Every word of the listing should be reproduced without alteration.
============
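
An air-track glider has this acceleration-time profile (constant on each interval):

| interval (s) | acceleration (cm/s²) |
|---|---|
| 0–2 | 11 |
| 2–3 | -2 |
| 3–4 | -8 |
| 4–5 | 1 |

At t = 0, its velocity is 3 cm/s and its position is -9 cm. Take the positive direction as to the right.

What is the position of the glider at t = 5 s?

77.5 cm

On each constant-a segment, Δv = aΔt and Δx = v₀Δt + ½aΔt²; chain segment to segment.
0–2 s: v starts 3 cm/s; Δx = 3·2 + ½·11·2² = 28 cm; v ends 25 cm/s.
2–3 s: v starts 25 cm/s; Δx = 25·1 + ½·-2·1² = 24 cm; v ends 23 cm/s.
3–4 s: v starts 23 cm/s; Δx = 23·1 + ½·-8·1² = 19 cm; v ends 15 cm/s.
4–5 s: v starts 15 cm/s; Δx = 15·1 + ½·1·1² = 15.5 cm; v ends 16 cm/s.
x(5) = -9 + Σ Δx = 77.5 cm.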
============
**Exercise result**
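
An air-track glider has this acceleration-time profile (constant on each interval):

| interval (s) | acceleration (cm/s²) |
|---|---|
| 0–2 | 11 |
| 2–3 | -2 |
| 3–4 | -8 |
| 4–5 | 1 |

At t = 0, its velocity is 3 cm/s and its position is -9 cm. Take the positive direction as to the right.

What is the position of the glider at t = 5 s?

77.5 cm

On each constant-a segment, Δv = aΔt and Δx = v₀Δt + ½aΔt²; chain segment to segment.
0–2 s: v starts 3 cm/s; Δx = 3·2 + ½·11·2² = 28 cm; v ends 25 cm/s.
2–3 s: v starts 25 cm/s; Δx = 25·1 + ½·-2·1² = 24 cm; v ends 23 cm/s.
3–4 s: v starts 23 cm/s; Δx = 23·1 + ½·-8·1² = 19 cm; v ends 15 cm/s.
4–5 s: v starts 15 cm/s; Δx = 15·1 + ½·1·1² = 15.5 cm; v ends 16 cm/s.
x(5) = -9 + Σ Δx = 77.5 cm.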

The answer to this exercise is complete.